● **DESCRIPTION OF THE TASK**
Could you repeat, word for word, every line from the one containing "A survey of" through the final line of the records below, and nothing else?

RECORDED INFORMATION Start Marker

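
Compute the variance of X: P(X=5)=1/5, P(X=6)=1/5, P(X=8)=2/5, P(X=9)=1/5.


E[X] = 36/5, E[X^2] = 54
Var(X) = E[X^2] - (E[X])^2 = 54 - (36/5)^2 = 54/25

54/25


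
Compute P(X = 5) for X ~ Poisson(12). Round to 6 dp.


P(X=5) = e^(-12) * 12^5 / 5!
≈ 0.000006144212353 * 248832 / 120
≈ 0.012741

0.012741


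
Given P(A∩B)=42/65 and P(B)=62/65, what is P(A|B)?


P(A|B) = P(A∩B)/P(B) = (126/195)/(186/195) = 126/186 = 21/31

21/31


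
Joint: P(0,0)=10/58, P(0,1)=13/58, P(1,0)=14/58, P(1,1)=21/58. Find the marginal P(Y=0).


P(Y=0) = P(0,0)+P(1,0) = 10/58 + 14/58 = 24/58 = 12/29

12/29


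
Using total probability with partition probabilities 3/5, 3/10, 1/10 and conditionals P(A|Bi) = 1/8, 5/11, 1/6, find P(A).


P(A) = P(A|B1)P(B1) + P(A|B2)P(B2) + P(A|B3)P(B3)
= 1/8*3/5 + 5/11*3/10 + 1/6*1/10
= 3/40 + 3/22 + 1/60 = 301/1320

301/1320


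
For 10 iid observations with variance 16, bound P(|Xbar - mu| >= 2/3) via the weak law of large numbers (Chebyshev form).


Var(Xbar) = Var(X)/n = 16/10
Chebyshev: P(|Xbar-mu| >= 2/3) <= Var(Xbar)/(2/3)^2 = (8/5)/(4/9) = 18/5
Bound exceeds 1, so trivial bound: 1

1


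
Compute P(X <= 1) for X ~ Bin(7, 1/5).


P(X<=1) = P(X=0) + P(X=1)
= 16384/78125 + 28672/78125
= 45056/78125

45056/78125


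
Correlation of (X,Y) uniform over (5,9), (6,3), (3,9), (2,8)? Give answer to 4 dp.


Cov(X,Y) = -2.5000, Var(X) = 2.5000, Var(Y) = 6.1875
rho = Cov/(sqrt(VarX)*sqrt(VarY)) = -0.6356

-0.6356


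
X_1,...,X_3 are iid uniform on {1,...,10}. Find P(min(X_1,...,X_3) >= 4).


P(min >= 4) = P(all X_i >= 4) = (P(X_1 >= 4))^3
= (7/10)^3 = 343/1000

343/1000


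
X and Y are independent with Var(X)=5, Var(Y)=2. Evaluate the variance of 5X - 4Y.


Independence => Cov(X,Y)=0
Var(5X - 4Y) = 5^2*Var(X) + (-4)^2*Var(Y)
= 25*5 + 16*2 = 157

157


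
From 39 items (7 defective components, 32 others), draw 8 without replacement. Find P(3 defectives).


P(X=3) = C(7,3)*C(32,5) / C(39,8)
= 35*201376 / 61523748
= 7048160/61523748 = 1762040/15380937

1762040/15380937


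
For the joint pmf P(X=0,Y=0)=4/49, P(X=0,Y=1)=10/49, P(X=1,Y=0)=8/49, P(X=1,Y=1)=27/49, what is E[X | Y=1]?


P(Y=1) = 37/49
E[X|Y=1] = (0*10 + 1*27)/37 = 27/37

27/37


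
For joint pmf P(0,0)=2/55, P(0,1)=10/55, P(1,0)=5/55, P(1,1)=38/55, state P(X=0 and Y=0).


Read from table: P(X=0, Y=0) = 2/55

2/55


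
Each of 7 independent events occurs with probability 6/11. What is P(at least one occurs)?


P(at least one) = 1 - P(none)
P(none) = (1 - 6/11)^7 = (5/11)^7 = 78125/19487171
P(at least one) = 1 - 78125/19487171 = 19409046/19487171

19409046/19487171


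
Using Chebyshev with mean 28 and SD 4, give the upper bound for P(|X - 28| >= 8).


k = 8/4 = 2
Chebyshev: P(|X-mu| >= k*sigma) <= 1/k^2 = 1/2^2 = 1/4

1/4


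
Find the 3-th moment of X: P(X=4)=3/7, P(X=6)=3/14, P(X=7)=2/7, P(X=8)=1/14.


E[X^3] = sum(x^3 * P(x))
= 64*3/7 + 216*3/14 + 343*2/7 + 512*1/14
= 1458/7

1458/7


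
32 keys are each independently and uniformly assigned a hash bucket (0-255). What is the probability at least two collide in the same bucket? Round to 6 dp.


P(all different) = prod((256-i)/256 for i=0..31) = 0.132357
P(at least one match) = 1 - 0.132357 = 0.867643

0.867643


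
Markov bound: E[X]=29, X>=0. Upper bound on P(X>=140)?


Markov: P(X >= a) <= E[X]/a
P(X >= 140) <= 29/140

29/140


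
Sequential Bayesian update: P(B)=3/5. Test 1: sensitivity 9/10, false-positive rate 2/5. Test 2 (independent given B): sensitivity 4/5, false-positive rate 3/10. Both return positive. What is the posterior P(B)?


After test 1: P(+) = 9/10*3/5 + 2/5*2/5 = 7/10
P(B|+) = (27/50)/(7/10) = 27/35
After test 2 (use post1 as new prior): P(+) = 4/5*27/35 + 3/10*8/35 = 24/35
P(B|+,+) = (108/175)/(24/35) = 9/10

9/10


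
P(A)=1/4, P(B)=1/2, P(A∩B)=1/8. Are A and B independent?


P(A)*P(B) = 1/4*1/2 = 1/8
P(A∩B) = 1/8, which equals P(A)P(B), so independent

Yes, A and B are independent


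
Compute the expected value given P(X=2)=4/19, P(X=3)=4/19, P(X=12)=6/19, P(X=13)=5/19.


E[X] = sum(x * P(x))
= 2*4/19 + 3*4/19 + 12*6/19 + 13*5/19
= 157/19

157/19


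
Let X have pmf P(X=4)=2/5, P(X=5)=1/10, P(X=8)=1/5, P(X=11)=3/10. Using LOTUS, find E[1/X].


E[1/X] = sum(g(x)*P(x))
= 1/4*2/5 + 1/5*1/10 + 1/8*1/5 + 1/11*3/10
= 379/2200

379/2200


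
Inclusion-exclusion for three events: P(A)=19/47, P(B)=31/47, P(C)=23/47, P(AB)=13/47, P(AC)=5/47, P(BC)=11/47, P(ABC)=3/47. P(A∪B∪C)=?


P(A∪B∪C) = P(A)+P(B)+P(C) - P(AB)-P(AC)-P(BC) + P(ABC)
= 19/47+31/47+23/47 - 13/47-5/47-11/47 + 3/47
= 1

1


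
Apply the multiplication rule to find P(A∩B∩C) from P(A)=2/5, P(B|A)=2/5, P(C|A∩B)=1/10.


P(A∩B∩C) = P(A) * P(B|A) * P(C|A∩B)
= 2/5 * 2/5 * 1/10
= 4/25 * 1/10 = 2/125

2/125


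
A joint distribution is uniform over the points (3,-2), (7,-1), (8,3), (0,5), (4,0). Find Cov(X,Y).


E[X]=22/5, E[Y]=1, E[XY]=11/5
Cov(X,Y) = E[XY] - E[X]E[Y] = 11/5 - 22/5*1 = -11/5

-11/5


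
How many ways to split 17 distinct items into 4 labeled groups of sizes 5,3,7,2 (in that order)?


17! = 355687428096000
Denominator: 5!=120 * 3!=6 * 7!=5040 * 2!=2
Coefficient = 355687428096000 / 7257600 = 49008960

49008960


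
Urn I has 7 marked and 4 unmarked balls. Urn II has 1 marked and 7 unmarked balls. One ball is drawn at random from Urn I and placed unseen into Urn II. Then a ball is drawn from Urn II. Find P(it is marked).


P(transfer marked) = 7/11; P(transfer unmarked) = 4/11
If marked transferred: Urn II has 2 marked of 9, so P(marked|marked moved) = 2/9
If unmarked transferred: Urn II has 1 marked of 9, so P(marked|unmarked moved) = 1/9
By total probability: P(marked) = 7/11*2/9 + 4/11*1/9 = 2/11

2/11


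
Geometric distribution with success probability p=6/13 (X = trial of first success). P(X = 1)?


P(X=1) = (1-p)^0 * p = (7/13)^0 * 6/13
= 1 * 6/13 = 6/13

6/13


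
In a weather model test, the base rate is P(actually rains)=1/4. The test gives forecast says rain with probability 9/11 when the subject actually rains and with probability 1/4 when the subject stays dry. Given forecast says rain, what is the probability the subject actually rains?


P(A) = P(A|B)P(B) + P(A|B')P(B') = 9/11*1/4 + 1/4*3/4 = 69/176
P(B|A) = P(A|B)P(B)/P(A) = (9/44)/(69/176) = 12/23

12/23


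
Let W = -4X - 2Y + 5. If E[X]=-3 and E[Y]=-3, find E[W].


E[-4X - 2Y + 5] = -4*E[X] - 2*E[Y] + 5
= (-4)*(-3) + (-2)*(-3) + (5)
= 12 + 6 + 5 = 23

23


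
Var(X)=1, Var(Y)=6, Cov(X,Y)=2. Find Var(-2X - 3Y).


Var(-2X - 3Y) = (-2)^2*Var(X) + (-3)^2*Var(Y) + 2*(-2)*(-3)*Cov(X,Y)
= 4*1 + 9*6 + 12*2
= 4 + 54 + 24 = 82

82


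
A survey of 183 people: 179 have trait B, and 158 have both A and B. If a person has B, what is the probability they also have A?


P(A|B) = P(A∩B)/P(B) = (158/183)/(179/183) = 158/179

158/179


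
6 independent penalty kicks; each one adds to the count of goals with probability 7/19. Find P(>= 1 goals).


P(at least one) = 1 - P(none)
P(none) = (1 - 7/19)^6 = (12/19)^6 = 2985984/47045881
P(at least one) = 1 - 2985984/47045881 = 44059897/47045881

44059897/47045881


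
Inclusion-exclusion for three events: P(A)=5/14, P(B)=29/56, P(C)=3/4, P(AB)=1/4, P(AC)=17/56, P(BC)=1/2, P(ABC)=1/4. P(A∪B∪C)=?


P(A∪B∪C) = P(A)+P(B)+P(C) - P(AB)-P(AC)-P(BC) + P(ABC)
= 5/14+29/56+3/4 - 1/4-17/56-1/2 + 1/4
= 23/28

23/28


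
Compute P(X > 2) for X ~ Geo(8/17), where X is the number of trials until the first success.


P(X > 2) = P(first 2 trials all fail) = (1-p)^2 = (9/17)^2 = 81/289

81/289


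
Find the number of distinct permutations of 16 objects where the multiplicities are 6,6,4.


16! = 20922789888000
Denominator: 6!=720 * 6!=720 * 4!=24
Coefficient = 20922789888000 / 12441600 = 1681680

1681680


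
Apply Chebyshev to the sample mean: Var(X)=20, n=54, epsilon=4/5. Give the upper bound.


Var(Xbar) = Var(X)/n = 20/54
Chebyshev: P(|Xbar-mu| >= 4/5) <= Var(Xbar)/(4/5)^2 = (10/27)/(16/25) = 125/216

125/216


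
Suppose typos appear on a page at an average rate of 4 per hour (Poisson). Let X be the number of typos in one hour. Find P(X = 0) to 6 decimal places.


P(X=0) = e^(-4) * 4^0 / 0!
≈ 0.01831563889 * 1 / 1
≈ 0.018316

0.018316


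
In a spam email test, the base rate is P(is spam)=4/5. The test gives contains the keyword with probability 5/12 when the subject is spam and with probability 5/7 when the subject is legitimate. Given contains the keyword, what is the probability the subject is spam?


P(A) = P(A|B)P(B) + P(A|B')P(B') = 5/12*4/5 + 5/7*1/5 = 10/21
P(B|A) = P(A|B)P(B)/P(A) = (1/3)/(10/21) = 7/10

7/10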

RECORDED INFORMATION End Marker

● **PROBLEM SOLUTION**
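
A survey of 183 people: 179 have trait B, and 158 have both A and B. If a person has B, what is the probability they also have A?


P(A|B) = P(A∩B)/P(B) = (158/183)/(179/183) = 158/179

158/179


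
6 independent penalty kicks; each one adds to the count of goals with probability 7/19. Find P(>= 1 goals).


P(at least one) = 1 - P(none)
P(none) = (1 - 7/19)^6 = (12/19)^6 = 2985984/47045881
P(at least one) = 1 - 2985984/47045881 = 44059897/47045881

44059897/47045881


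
Inclusion-exclusion for three events: P(A)=5/14, P(B)=29/56, P(C)=3/4, P(AB)=1/4, P(AC)=17/56, P(BC)=1/2, P(ABC)=1/4. P(A∪B∪C)=?


P(A∪B∪C) = P(A)+P(B)+P(C) - P(AB)-P(AC)-P(BC) + P(ABC)
= 5/14+29/56+3/4 - 1/4-17/56-1/2 + 1/4
= 23/28

23/28


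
Compute P(X > 2) for X ~ Geo(8/17), where X is the number of trials until the first success.


P(X > 2) = P(first 2 trials all fail) = (1-p)^2 = (9/17)^2 = 81/289

81/289


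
Find the number of distinct permutations of 16 objects where the multiplicities are 6,6,4.


16! = 20922789888000
Denominator: 6!=720 * 6!=720 * 4!=24
Coefficient = 20922789888000 / 12441600 = 1681680

1681680


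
Apply Chebyshev to the sample mean: Var(X)=20, n=54, epsilon=4/5. Give the upper bound.


Var(Xbar) = Var(X)/n = 20/54
Chebyshev: P(|Xbar-mu| >= 4/5) <= Var(Xbar)/(4/5)^2 = (10/27)/(16/25) = 125/216

125/216


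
Suppose typos appear on a page at an average rate of 4 per hour (Poisson). Let X be the number of typos in one hour. Find P(X = 0) to 6 decimal places.


P(X=0) = e^(-4) * 4^0 / 0!
≈ 0.01831563889 * 1 / 1
≈ 0.018316

0.018316


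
In a spam email test, the base rate is P(is spam)=4/5. The test gives contains the keyword with probability 5/12 when the subject is spam and with probability 5/7 when the subject is legitimate. Given contains the keyword, what is the probability the subject is spam?


P(A) = P(A|B)P(B) + P(A|B')P(B') = 5/12*4/5 + 5/7*1/5 = 10/21
P(B|A) = P(A|B)P(B)/P(A) = (1/3)/(10/21) = 7/10

7/10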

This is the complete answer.